DIRECTIONS.
Both the line below containing "(3) a concentrated couple of -4" and the line containing "(4) a concentrated transverse", along with every line between them, should be repeated exactly; no other line belongs in the answer.

MATERIAL FOR THIS EXERCISE START

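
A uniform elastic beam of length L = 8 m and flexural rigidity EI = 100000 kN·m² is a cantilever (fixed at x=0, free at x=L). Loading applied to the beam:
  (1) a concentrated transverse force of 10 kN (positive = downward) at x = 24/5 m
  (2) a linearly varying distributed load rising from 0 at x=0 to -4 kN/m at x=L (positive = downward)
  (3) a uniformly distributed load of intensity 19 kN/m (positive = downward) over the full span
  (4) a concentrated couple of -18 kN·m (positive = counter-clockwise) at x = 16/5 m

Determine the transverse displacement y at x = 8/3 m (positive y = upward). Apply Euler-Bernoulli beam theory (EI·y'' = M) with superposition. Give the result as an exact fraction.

Load 1 — point force P=10 kN at a=24/5 m (b=L-a=16/5):
  y_1 = -Px²(3a-x)/(6EI)  [x≤a] = -10·(8/3)²·(3·(24/5)-(8/3))/(6·100000) = -352/253125 m
Load 2 — triangular load w₀=-4 kN/m (0→w₀ over full span):
  y_2 = (w₀Lx³/12-w₀L²x²/6-w₀x⁵/(120L))/EI = ((-4)·8·(8/3)³/12-(-4)·8²·(8/3)²/6-(-4)·(8/3)⁵/(120·8))/100000 = 28864/11390625 m
Load 3 — uniform load w=19 kN/m over full span:
  y_3 = -wx²(x²-4Lx+6L²)/(24EI) = -19·(8/3)²·((8/3)²-4·8·(8/3)+6·8²)/(24·100000) = -13072/759375 m
Load 4 — applied couple M₀=-18 kN·m at a=16/5 m (b=L-a=24/5):
  y_4 = M₀x²/(2EI)  [x≤a] = (-18)·(8/3)²/(2·100000) = -2/3125 m
Superposition: y = Σ y_i = -190346/11390625 m ≈ -0.016711 m

y(8/3) = -190346/11390625 m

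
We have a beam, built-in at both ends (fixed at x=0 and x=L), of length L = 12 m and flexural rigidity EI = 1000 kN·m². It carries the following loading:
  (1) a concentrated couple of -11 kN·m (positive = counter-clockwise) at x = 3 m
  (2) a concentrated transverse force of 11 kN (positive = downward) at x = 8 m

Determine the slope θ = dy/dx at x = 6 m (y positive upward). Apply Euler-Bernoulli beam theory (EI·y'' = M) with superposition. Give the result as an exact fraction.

θ(6) = -253/48000 rad

Load 1 — applied couple M₀=-11 kN·m at a=3 m (b=L-a=9):
  θ_1 = (R_Ax²/2 - M_Ax - M₀(x-a))/EI  [x>a] with R_A=-33/32, M_A=33/16 = ((-33/32)·6²/2 - (33/16)·6 - (-11)·(6-3))/1000 = 33/16000 rad
Load 2 — point force P=11 kN at a=8 m (b=L-a=4):
  θ_2 = -Pb²x(2aL-(3a+b)x)/(2L³EI)  [x≤a] = -11·4²·6·(2·8·12-(3·8+4)·6)/(2·12³·1000) = -11/1500 rad
Superposition: θ = Σ θ_i = -253/48000 rad ≈ -0.005271 rad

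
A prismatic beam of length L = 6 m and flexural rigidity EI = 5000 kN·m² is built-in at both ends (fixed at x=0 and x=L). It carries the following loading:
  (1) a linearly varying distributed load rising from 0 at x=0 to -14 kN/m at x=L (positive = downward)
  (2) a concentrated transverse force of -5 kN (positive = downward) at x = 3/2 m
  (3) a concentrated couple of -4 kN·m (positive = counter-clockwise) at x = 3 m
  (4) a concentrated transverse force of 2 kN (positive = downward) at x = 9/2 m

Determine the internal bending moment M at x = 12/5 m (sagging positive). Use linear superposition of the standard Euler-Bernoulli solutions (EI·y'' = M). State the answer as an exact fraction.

Load 1 — triangular load w₀=-14 kN/m (0→w₀ over full span):
  M_1 = 3w₀Lx/20 - w₀L²/30 - w₀x³/(6L) = 3·(-14)·6·(12/5)/20 - (-14)·6²/30 - (-14)·(12/5)³/(6·6) = -1008/125 kN·m
Load 2 — point force P=-5 kN at a=3/2 m (b=L-a=9/2):
  M_2 = Pa²(a+3b)(L-x)/L³ - Pa²b/L²  [x>a] = (-5)·(3/2)²·((3/2)+3·(9/2))·(6-(12/5))/6³ - (-5)·(3/2)²·(9/2)/6² = -45/32 kN·m
Load 3 — applied couple M₀=-4 kN·m at a=3 m (b=L-a=3):
  M_3 = R_Ax - M_A  [x≤a] with R_A=-1, M_A=-1 = (-1)·(12/5) - (-1) = -7/5 kN·m
Load 4 — point force P=2 kN at a=9/2 m (b=L-a=3/2):
  M_4 = Pb²(3a+b)x/L³ - Pab²/L²  [x≤a] = 2·(3/2)²·(3·(9/2)+(3/2))·(12/5)/6³ - 2·(9/2)·(3/2)²/6² = 3/16 kN·m
Superposition: M = Σ M_i = -42731/4000 kN·m ≈ -10.682750 kN·m

M(12/5) = -42731/4000 kN·m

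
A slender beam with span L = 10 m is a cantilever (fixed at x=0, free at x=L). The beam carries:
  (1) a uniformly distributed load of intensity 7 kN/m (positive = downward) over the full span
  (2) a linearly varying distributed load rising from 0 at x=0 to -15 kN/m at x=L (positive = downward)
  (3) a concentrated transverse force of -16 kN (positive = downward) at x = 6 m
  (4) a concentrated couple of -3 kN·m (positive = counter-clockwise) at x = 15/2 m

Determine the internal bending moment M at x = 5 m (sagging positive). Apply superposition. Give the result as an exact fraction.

Load 1 — uniform load w=7 kN/m over full span:
  M_1 = -w(L-x)²/2 = -7·(10-5)²/2 = -175/2 kN·m
Load 2 — triangular load w₀=-15 kN/m (0→w₀ over full span):
  M_2 = w₀Lx/2 - w₀L²/3 - w₀x³/(6L) = (-15)·10·5/2 - (-15)·10²/3 - (-15)·5³/(6·10) = 625/4 kN·m
Load 3 — point force P=-16 kN at a=6 m (b=L-a=4):
  M_3 = -P(a-x)  [x≤a] = -(-16)·(6-5) = 16 kN·m
Load 4 — applied couple M₀=-3 kN·m at a=15/2 m (b=L-a=5/2):
  M_4 = M₀  [x≤a] = (-3) = -3 kN·m
Superposition: M = Σ M_i = 327/4 kN·m ≈ 81.750000 kN·m

M(5) = 327/4 kN·m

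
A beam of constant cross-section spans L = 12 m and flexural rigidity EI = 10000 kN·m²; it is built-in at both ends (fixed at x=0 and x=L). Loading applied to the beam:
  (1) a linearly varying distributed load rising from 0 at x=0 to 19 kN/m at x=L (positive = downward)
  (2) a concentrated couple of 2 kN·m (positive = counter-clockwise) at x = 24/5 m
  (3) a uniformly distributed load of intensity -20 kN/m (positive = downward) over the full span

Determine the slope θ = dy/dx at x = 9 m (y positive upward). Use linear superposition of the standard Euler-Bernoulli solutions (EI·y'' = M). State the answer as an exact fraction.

Load 1 — triangular load w₀=19 kN/m (0→w₀ over full span):
  θ_1 = -w₀(2x(L-x)(L-2x)(x+2L)+x²(L-x)²)/(120LEI) = -19·(2·9·(12-9)·(12-2·9)·(9+2·12)+9²·(12-9)²)/(120·12·10000) = 21033/1600000 rad
Load 2 — applied couple M₀=2 kN·m at a=24/5 m (b=L-a=36/5):
  θ_2 = (R_Ax²/2 - M_Ax - M₀(x-a))/EI  [x>a] with R_A=6/25, M_A=6/25 = ((6/25)·9²/2 - (6/25)·9 - 2·(9-(24/5)))/10000 = -21/250000 rad
Load 3 — uniform load w=-20 kN/m over full span:
  θ_3 = -wx(L-x)(L-2x)/(12EI) = -(-20)·9·(12-9)·(12-2·9)/(12·10000) = -27/1000 rad
Superposition: θ = Σ θ_i = -111507/8000000 rad ≈ -0.013938 rad

θ(9) = -111507/8000000 rad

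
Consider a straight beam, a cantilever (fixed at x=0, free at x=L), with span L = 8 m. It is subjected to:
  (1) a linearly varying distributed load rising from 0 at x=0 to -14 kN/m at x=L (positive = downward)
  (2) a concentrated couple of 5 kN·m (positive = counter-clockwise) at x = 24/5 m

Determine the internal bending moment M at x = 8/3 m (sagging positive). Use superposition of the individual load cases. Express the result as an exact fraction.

Load 1 — triangular load w₀=-14 kN/m (0→w₀ over full span):
  M_1 = w₀Lx/2 - w₀L²/3 - w₀x³/(6L) = (-14)·8·(8/3)/2 - (-14)·8²/3 - (-14)·(8/3)³/(6·8) = 12544/81 kN·m
Load 2 — applied couple M₀=5 kN·m at a=24/5 m (b=L-a=16/5):
  M_2 = M₀  [x≤a] = 5 = 5 kN·m
Superposition: M = Σ M_i = 12949/81 kN·m ≈ 159.864198 kN·m

M(8/3) = 12949/81 kN·m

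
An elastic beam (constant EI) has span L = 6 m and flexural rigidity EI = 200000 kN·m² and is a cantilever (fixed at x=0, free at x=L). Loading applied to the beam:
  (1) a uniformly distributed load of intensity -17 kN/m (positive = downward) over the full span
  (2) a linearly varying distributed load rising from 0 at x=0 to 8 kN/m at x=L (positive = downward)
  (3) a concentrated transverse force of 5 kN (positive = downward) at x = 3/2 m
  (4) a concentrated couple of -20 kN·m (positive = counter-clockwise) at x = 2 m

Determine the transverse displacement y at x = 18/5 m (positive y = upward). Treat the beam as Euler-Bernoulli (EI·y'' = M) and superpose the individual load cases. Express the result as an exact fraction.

Load 1 — uniform load w=-17 kN/m over full span:
  y_1 = -wx²(x²-4Lx+6L²)/(24EI) = -(-17)·(18/5)²·((18/5)²-4·6·(18/5)+6·6²)/(24·200000) = 408969/62500000 m
Load 2 — triangular load w₀=8 kN/m (0→w₀ over full span):
  y_2 = (w₀Lx³/12-w₀L²x²/6-w₀x⁵/(120L))/EI = (8·6·(18/5)³/12-8·6²·(18/5)²/6-8·(18/5)⁵/(120·6))/200000 = -431811/195312500 m
Load 3 — point force P=5 kN at a=3/2 m (b=L-a=9/2):
  y_3 = -Pa²(3x-a)/(6EI)  [x>a] = -5·(3/2)²·(3·(18/5)-(3/2))/(6·200000) = -279/3200000 m
Load 4 — applied couple M₀=-20 kN·m at a=2 m (b=L-a=4):
  y_4 = M₀a(2x-a)/(2EI)  [x>a] = (-20)·2·(2·(18/5)-2)/(2·200000) = -13/25000 m
Superposition: y = Σ y_i = 186272209/50000000000 m ≈ 0.003725 m

y(18/5) = 186272209/50000000000 m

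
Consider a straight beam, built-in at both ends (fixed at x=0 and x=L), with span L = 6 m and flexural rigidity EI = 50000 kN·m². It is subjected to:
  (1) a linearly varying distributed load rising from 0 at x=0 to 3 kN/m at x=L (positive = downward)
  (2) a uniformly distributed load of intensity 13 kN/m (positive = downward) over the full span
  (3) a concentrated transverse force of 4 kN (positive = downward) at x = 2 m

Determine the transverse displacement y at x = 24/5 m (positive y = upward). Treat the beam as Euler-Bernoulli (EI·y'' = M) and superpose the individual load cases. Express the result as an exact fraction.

y(24/5) = -62329/146484375 m

Load 1 — triangular load w₀=3 kN/m (0→w₀ over full span):
  y_1 = -w₀x²(L-x)²(x+2L)/(120LEI) = -3·(24/5)²·(6-(24/5))²·((24/5)+2·6)/(120·6·50000) = -2268/48828125 m
Load 2 — uniform load w=13 kN/m over full span:
  y_2 = -wx²(L-x)²/(24EI) = -13·(24/5)²·(6-(24/5))²/(24·50000) = -702/1953125 m
Load 3 — point force P=4 kN at a=2 m (b=L-a=4):
  y_3 = -Pa²(L-x)²(3bL-(3b+a)(L-x))/(6L³EI)  [x>a] = -4·2²·(6-(24/5))²·(3·4·6-(3·4+2)·(6-(24/5)))/(6·6³·50000) = -23/1171875 m
Superposition: y = Σ y_i = -62329/146484375 m ≈ -0.000425 m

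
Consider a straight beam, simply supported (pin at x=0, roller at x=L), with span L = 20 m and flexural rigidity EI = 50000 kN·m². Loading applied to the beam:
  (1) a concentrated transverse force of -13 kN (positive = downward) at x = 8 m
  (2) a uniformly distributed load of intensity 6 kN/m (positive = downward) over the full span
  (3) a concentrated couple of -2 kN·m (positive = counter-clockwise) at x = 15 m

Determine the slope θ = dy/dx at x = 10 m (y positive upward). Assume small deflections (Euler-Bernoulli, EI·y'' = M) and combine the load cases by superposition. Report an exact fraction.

Load 1 — point force P=-13 kN at a=8 m (b=L-a=12):
  θ_1 = -Pa(2L²-6Lx+3x²+a²)/(6LEI)  [x>a] = -(-13)·8·(2·20²-6·20·10+3·10²+8²)/(6·20·50000) = -39/62500 rad
Load 2 — uniform load w=6 kN/m over full span:
  θ_2 = -w(L³-6Lx²+4x³)/(24EI) = -6·(20³-6·20·10²+4·10³)/(24·50000) = 0 rad
Load 3 — applied couple M₀=-2 kN·m at a=15 m (b=L-a=5):
  θ_3 = (M₀x²/(2L)+C₁)/EI  [x≤a] with C₁=M₀(3b²-L²)/(6L)=65/12 = ((-2)·10²/(2·20)+(65/12))/50000 = 1/120000 rad
Superposition: θ = Σ θ_i = -1847/3000000 rad ≈ -0.000616 rad

θ(10) = -1847/3000000 rad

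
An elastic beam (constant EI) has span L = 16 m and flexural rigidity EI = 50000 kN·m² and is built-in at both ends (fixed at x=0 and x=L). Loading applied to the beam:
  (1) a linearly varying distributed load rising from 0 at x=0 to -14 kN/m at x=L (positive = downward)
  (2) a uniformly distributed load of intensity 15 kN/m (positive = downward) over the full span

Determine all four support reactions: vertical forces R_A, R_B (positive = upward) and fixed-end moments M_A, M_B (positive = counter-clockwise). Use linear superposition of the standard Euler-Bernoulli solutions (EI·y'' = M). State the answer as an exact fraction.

Load 1 — triangular load w₀=-14 kN/m (0→w₀ over full span):
  R_A = 3w₀L/20 = 3·(-14)·16/20 = -168/5 kN
  M_A = w₀L²/30 = (-14)·16²/30 = -1792/15 kN·m
  R_B = 7w₀L/20 = 7·(-14)·16/20 = -392/5 kN
  M_B = -w₀L²/20 = -(-14)·16²/20 = 896/5 kN·m
Load 2 — uniform load w=15 kN/m over full span:
  R_A = wL/2 = 15·16/2 = 120 kN
  M_A = wL²/12 = 15·16²/12 = 320 kN·m
  R_B = wL/2 = 15·16/2 = 120 kN
  M_B = -wL²/12 = -15·16²/12 = -320 kN·m
Superposition: R_A = 432/5 kN, M_A = 3008/15 kN·m, R_B = 208/5 kN, M_B = -704/5 kN·m

R_A = 432/5 kN, M_A = 3008/15 kN·m, R_B = 208/5 kN, M_B = -704/5 kN·m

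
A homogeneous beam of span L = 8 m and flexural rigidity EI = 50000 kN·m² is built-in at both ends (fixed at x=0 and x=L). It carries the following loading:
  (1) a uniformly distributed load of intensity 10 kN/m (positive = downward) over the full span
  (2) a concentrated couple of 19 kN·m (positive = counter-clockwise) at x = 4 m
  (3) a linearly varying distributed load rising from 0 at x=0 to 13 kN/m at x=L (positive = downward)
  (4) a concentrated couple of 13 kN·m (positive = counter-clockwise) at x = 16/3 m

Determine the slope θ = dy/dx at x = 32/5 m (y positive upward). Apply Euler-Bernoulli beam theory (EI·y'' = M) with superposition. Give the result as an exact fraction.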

MATERIAL FOR THIS EXERCISE END

ANSWER TO THE EXERCISE.
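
  (3) a concentrated couple of -4 kN·m (positive = counter-clockwise) at x = 3 m
  (4) a concentrated transverse force of 2 kN (positive = downward) at x = 9/2 m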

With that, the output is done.